--- SUPPLIED DATA Enclosed Below ---
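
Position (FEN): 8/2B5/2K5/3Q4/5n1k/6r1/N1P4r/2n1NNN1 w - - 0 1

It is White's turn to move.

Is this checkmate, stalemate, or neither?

neither

White to move; white king on c6.
In check: no.
Legal moves for White include: Bd8+, Bb8, Bd6, Bb6, Be5, Ba5, Bxf4, Kd7, Kb7, Kd6, Kb6, Kc5, Kb5, Qg8, Qd8+, Qf7, Qd7, Qe6, ... (list truncated; more exist).
White has legal moves and is not in check → neither.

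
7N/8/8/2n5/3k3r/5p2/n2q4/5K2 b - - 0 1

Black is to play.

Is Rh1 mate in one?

yes

After Rh1: white king on f1; in check: yes, from the black rook on h1.
King squares — e1: attacked by Rh1; g1: attacked by Rh1; e2: attacked by Qd2; f2: attacked by Qd2; g2: attacked by Qd2.
White has no legal moves → checkmate.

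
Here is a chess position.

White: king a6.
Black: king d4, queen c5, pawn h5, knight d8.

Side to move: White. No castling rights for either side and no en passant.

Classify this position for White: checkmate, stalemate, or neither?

stalemate

White to move; white king on a6.
In check: no.
King squares — a5: attacked by Qc5; b5: attacked by Qc5; b6: attacked by Qc5; a7: attacked by Qc5; b7: attacked by Nd8.
Legal moves for White: none.
Not in check and no legal moves → stalemate.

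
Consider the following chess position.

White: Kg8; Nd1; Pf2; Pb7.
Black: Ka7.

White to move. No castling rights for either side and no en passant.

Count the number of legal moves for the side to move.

White to move; king on g8.
In check: no.
Legal moves: Kh8, Kf8, Kh7, Kg7, Kf7, Ne3, Nc3, Nb2, b8=Q+, b8=R, b8=B+, b8=N, f3, f4.
Count: 14.

14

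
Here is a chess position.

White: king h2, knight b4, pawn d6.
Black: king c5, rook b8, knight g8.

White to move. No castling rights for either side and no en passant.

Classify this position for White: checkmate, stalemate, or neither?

White to move; white king on h2.
In check: no.
Legal moves for White: Nc6, Na6+, Nd5, Nd3+, Nc2, Na2, Kh3, Kg3, Kg2, Kh1, Kg1, d7.
White has 12 legal moves and is not in check → neither.

neither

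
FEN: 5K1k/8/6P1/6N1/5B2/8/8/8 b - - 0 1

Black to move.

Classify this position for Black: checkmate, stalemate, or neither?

Black to move; black king on h8.
In check: no.
King squares — g7: attacked by Kf8; h7: attacked by Ng5; g8: attacked by Kf8.
Legal moves for Black: none.
Not in check and no legal moves → stalemate.

stalemate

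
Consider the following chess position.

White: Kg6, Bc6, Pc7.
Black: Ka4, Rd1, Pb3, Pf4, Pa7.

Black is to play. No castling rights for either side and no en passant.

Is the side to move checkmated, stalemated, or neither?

Black to move; black king on a4.
In check: yes, from the white bishop on c6.
Legal moves for Black: Ka5, Kb4, Ka3.
Black is in check but has 3 legal moves → neither.

neither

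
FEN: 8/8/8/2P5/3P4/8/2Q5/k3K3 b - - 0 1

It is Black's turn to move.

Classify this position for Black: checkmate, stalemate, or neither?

stalemate

Black to move; black king on a1.
In check: no.
King squares — b1: attacked by Qc2; a2: attacked by Qc2; b2: attacked by Qc2.
Legal moves for Black: none.
Not in check and no legal moves → stalemate.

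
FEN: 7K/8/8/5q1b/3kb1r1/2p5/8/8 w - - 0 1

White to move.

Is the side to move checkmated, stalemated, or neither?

White to move; white king on h8.
In check: no.
King squares — g7: attacked by Rg4; h7: attacked by Qf5; g8: attacked by Rg4.
Legal moves for White: none.
Not in check and no legal moves → stalemate.

stalemate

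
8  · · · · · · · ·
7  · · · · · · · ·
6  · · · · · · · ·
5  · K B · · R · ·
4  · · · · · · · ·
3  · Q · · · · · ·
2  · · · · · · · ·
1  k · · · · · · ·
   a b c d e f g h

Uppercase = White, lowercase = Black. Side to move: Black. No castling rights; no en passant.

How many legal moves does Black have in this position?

0

Black to move; king on a1.
In check: no.
Legal moves: none.
Count: 0.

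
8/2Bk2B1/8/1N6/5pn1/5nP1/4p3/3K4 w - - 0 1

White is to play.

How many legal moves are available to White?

White to move; king on d1.
In check: yes, from the black pawn on e2.
Legal moves: Kxe2, Kc2, Kc1.
Count: 3.

3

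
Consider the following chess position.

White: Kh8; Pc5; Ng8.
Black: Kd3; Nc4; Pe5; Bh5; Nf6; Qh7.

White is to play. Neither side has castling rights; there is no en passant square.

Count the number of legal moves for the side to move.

White to move; king on h8.
In check: yes, from the black queen on h7.
Legal moves: none.
Count: 0.

0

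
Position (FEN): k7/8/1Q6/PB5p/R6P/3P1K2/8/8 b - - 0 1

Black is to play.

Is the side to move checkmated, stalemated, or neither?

Black to move; black king on a8.
In check: no.
King squares — a7: attacked by Qb6; b7: attacked by Qb6; b8: attacked by Qb6.
Legal moves for Black: none.
Not in check and no legal moves → stalemate.

stalemate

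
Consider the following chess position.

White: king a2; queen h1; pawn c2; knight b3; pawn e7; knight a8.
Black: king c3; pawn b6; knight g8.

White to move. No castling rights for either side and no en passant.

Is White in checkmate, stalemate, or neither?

neither

White to move; white king on a2.
In check: no.
Legal moves for White include: Nc7, Nxb6, Nc5, Na5, Nd4, Nd2, Nc1, Na1, Ka3, Kb1, Ka1, Qh8+, Qh7, Qb7, Qh6, Qc6+, Qh5, Qd5, ... (list truncated; more exist).
White has legal moves and is not in check → neither.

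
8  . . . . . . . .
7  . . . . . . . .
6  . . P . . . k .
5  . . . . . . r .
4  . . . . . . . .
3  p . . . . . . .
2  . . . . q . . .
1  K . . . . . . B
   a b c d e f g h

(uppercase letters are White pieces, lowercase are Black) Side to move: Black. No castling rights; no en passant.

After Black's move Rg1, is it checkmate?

After Rg1: white king on a1; in check: yes, from the black rook on g1.
King squares — b1: attacked by Rg1; a2: attacked by Qe2; b2: attacked by Qe2.
White has no legal moves → checkmate.

yes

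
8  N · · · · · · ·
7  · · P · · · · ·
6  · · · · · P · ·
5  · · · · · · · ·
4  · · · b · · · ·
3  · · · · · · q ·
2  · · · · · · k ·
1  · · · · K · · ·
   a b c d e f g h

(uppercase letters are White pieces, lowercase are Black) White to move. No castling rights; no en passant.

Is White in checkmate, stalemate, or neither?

neither

White to move; white king on e1.
In check: yes, from the black queen on g3.
Legal moves for White: Ke2, Kd2, Kd1.
White is in check but has 3 legal moves → neither.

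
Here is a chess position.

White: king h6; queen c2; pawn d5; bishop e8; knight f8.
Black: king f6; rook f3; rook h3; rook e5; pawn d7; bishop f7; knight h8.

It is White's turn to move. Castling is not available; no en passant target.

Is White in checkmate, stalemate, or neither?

checkmate

White to move; white king on h6.
In check: yes, from the black rook on h3.
King squares — g5: attacked by Re5; h5: attacked by Rh3; g6: attacked by Kf6; g7: attacked by Kf6; h7: attacked by Rh3.
Legal moves for White: none.
In check with no legal moves → checkmate.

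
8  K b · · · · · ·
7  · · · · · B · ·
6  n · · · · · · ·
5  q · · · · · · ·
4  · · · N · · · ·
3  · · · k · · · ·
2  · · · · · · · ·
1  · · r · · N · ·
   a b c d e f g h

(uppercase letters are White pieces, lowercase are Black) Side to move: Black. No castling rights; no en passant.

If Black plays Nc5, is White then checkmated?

After Nc5: white king on a8; in check: yes, from the black queen on a5.
White has 1 legal reply: Kxb8.
In check but a legal move exists → not checkmate.

no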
--- End of Enclosed SUPPLIED DATA ---
● **DIRECTIONS FOR THIS TASK**:
Could you return every record above exactly as written?

● **SOLUTION FOR THIS PROBLEM**:
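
Position (FEN): 8/2B5/2K5/3Q4/5n1k/6r1/N1P4r/2n1NNN1 w - - 0 1

It is White's turn to move.

Is this checkmate, stalemate, or neither?

neither

White to move; white king on c6.
In check: no.
Legal moves for White include: Bd8+, Bb8, Bd6, Bb6, Be5, Ba5, Bxf4, Kd7, Kb7, Kd6, Kb6, Kc5, Kb5, Qg8, Qd8+, Qf7, Qd7, Qe6, ... (list truncated; more exist).
White has legal moves and is not in check → neither.

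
7N/8/8/2n5/3k3r/5p2/n2q4/5K2 b - - 0 1

Black is to play.

Is Rh1 mate in one?

yes

After Rh1: white king on f1; in check: yes, from the black rook on h1.
King squares — e1: attacked by Rh1; g1: attacked by Rh1; e2: attacked by Qd2; f2: attacked by Qd2; g2: attacked by Qd2.
White has no legal moves → checkmate.

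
Here is a chess position.

White: king a6.
Black: king d4, queen c5, pawn h5, knight d8.

Side to move: White. No castling rights for either side and no en passant.

Classify this position for White: checkmate, stalemate, or neither?

stalemate

White to move; white king on a6.
In check: no.
King squares — a5: attacked by Qc5; b5: attacked by Qc5; b6: attacked by Qc5; a7: attacked by Qc5; b7: attacked by Nd8.
Legal moves for White: none.
Not in check and no legal moves → stalemate.

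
Consider the following chess position.

White: Kg8; Nd1; Pf2; Pb7.
Black: Ka7.

White to move. No castling rights for either side and no en passant.

Count the number of legal moves for the side to move.

White to move; king on g8.
In check: no.
Legal moves: Kh8, Kf8, Kh7, Kg7, Kf7, Ne3, Nc3, Nb2, b8=Q+, b8=R, b8=B+, b8=N, f3, f4.
Count: 14.

14

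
Here is a chess position.

White: king h2, knight b4, pawn d6.
Black: king c5, rook b8, knight g8.

White to move. No castling rights for either side and no en passant.

Classify this position for White: checkmate, stalemate, or neither?

White to move; white king on h2.
In check: no.
Legal moves for White: Nc6, Na6+, Nd5, Nd3+, Nc2, Na2, Kh3, Kg3, Kg2, Kh1, Kg1, d7.
White has 12 legal moves and is not in check → neither.

neither

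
FEN: 5K1k/8/6P1/6N1/5B2/8/8/8 b - - 0 1

Black to move.

Classify this position for Black: checkmate, stalemate, or neither?

Black to move; black king on h8.
In check: no.
King squares — g7: attacked by Kf8; h7: attacked by Ng5; g8: attacked by Kf8.
Legal moves for Black: none.
Not in check and no legal moves → stalemate.

stalemate

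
Consider the following chess position.

White: Kg6, Bc6, Pc7.
Black: Ka4, Rd1, Pb3, Pf4, Pa7.

Black is to play. No castling rights for either side and no en passant.

Is the side to move checkmated, stalemated, or neither?

Black to move; black king on a4.
In check: yes, from the white bishop on c6.
Legal moves for Black: Ka5, Kb4, Ka3.
Black is in check but has 3 legal moves → neither.

neither

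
FEN: 8/8/8/2P5/3P4/8/2Q5/k3K3 b - - 0 1

It is Black's turn to move.

Classify this position for Black: checkmate, stalemate, or neither?

stalemate

Black to move; black king on a1.
In check: no.
King squares — b1: attacked by Qc2; a2: attacked by Qc2; b2: attacked by Qc2.
Legal moves for Black: none.
Not in check and no legal moves → stalemate.

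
FEN: 7K/8/8/5q1b/3kb1r1/2p5/8/8 w - - 0 1

White to move.

Is the side to move checkmated, stalemated, or neither?

White to move; white king on h8.
In check: no.
King squares — g7: attacked by Rg4; h7: attacked by Qf5; g8: attacked by Rg4.
Legal moves for White: none.
Not in check and no legal moves → stalemate.

stalemate

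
8  · · · · · · · ·
7  · · · · · · · ·
6  · · · · · · · ·
5  · K B · · R · ·
4  · · · · · · · ·
3  · Q · · · · · ·
2  · · · · · · · ·
1  k · · · · · · ·
   a b c d e f g h

Uppercase = White, lowercase = Black. Side to move: Black. No castling rights; no en passant.

How many legal moves does Black have in this position?

0

Black to move; king on a1.
In check: no.
Legal moves: none.
Count: 0.

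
8/2Bk2B1/8/1N6/5pn1/5nP1/4p3/3K4 w - - 0 1

White is to play.

How many legal moves are available to White?

White to move; king on d1.
In check: yes, from the black pawn on e2.
Legal moves: Kxe2, Kc2, Kc1.
Count: 3.

3

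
Consider the following chess position.

White: Kh8; Pc5; Ng8.
Black: Kd3; Nc4; Pe5; Bh5; Nf6; Qh7.

White is to play. Neither side has castling rights; there is no en passant square.

Count the number of legal moves for the side to move.

White to move; king on h8.
In check: yes, from the black queen on h7.
Legal moves: none.
Count: 0.

0

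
Position (FEN): k7/8/1Q6/PB5p/R6P/3P1K2/8/8 b - - 0 1

Black is to play.

Is the side to move checkmated, stalemated, or neither?

Black to move; black king on a8.
In check: no.
King squares — a7: attacked by Qb6; b7: attacked by Qb6; b8: attacked by Qb6.
Legal moves for Black: none.
Not in check and no legal moves → stalemate.

stalemate

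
Consider the following chess position.

White: king a2; queen h1; pawn c2; knight b3; pawn e7; knight a8.
Black: king c3; pawn b6; knight g8.

White to move. No castling rights for either side and no en passant.

Is White in checkmate, stalemate, or neither?

neither

White to move; white king on a2.
In check: no.
Legal moves for White include: Nc7, Nxb6, Nc5, Na5, Nd4, Nd2, Nc1, Na1, Ka3, Kb1, Ka1, Qh8+, Qh7, Qb7, Qh6, Qc6+, Qh5, Qd5, ... (list truncated; more exist).
White has legal moves and is not in check → neither.

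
8  . . . . . . . .
7  . . . . . . . .
6  . . P . . . k .
5  . . . . . . r .
4  . . . . . . . .
3  p . . . . . . .
2  . . . . q . . .
1  K . . . . . . B
   a b c d e f g h

(uppercase letters are White pieces, lowercase are Black) Side to move: Black. No castling rights; no en passant.

After Black's move Rg1, is it checkmate?

After Rg1: white king on a1; in check: yes, from the black rook on g1.
King squares — b1: attacked by Rg1; a2: attacked by Qe2; b2: attacked by Qe2.
White has no legal moves → checkmate.

yes

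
8  N · · · · · · ·
7  · · P · · · · ·
6  · · · · · P · ·
5  · · · · · · · ·
4  · · · b · · · ·
3  · · · · · · q ·
2  · · · · · · k ·
1  · · · · K · · ·
   a b c d e f g h

(uppercase letters are White pieces, lowercase are Black) White to move. No castling rights; no en passant.

Is White in checkmate, stalemate, or neither?

neither

White to move; white king on e1.
In check: yes, from the black queen on g3.
Legal moves for White: Ke2, Kd2, Kd1.
White is in check but has 3 legal moves → neither.

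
Here is a chess position.

White: king h6; queen c2; pawn d5; bishop e8; knight f8.
Black: king f6; rook f3; rook h3; rook e5; pawn d7; bishop f7; knight h8.

It is White's turn to move. Castling is not available; no en passant target.

Is White in checkmate, stalemate, or neither?

checkmate

White to move; white king on h6.
In check: yes, from the black rook on h3.
King squares — g5: attacked by Re5; h5: attacked by Rh3; g6: attacked by Kf6; g7: attacked by Kf6; h7: attacked by Rh3.
Legal moves for White: none.
In check with no legal moves → checkmate.

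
8  K b · · · · · ·
7  · · · · · B · ·
6  n · · · · · · ·
5  q · · · · · · ·
4  · · · N · · · ·
3  · · · k · · · ·
2  · · · · · · · ·
1  · · r · · N · ·
   a b c d e f g h

(uppercase letters are White pieces, lowercase are Black) Side to move: Black. No castling rights; no en passant.

If Black plays Nc5, is White then checkmated?

After Nc5: white king on a8; in check: yes, from the black queen on a5.
White has 1 legal reply: Kxb8.
In check but a legal move exists → not checkmate.

no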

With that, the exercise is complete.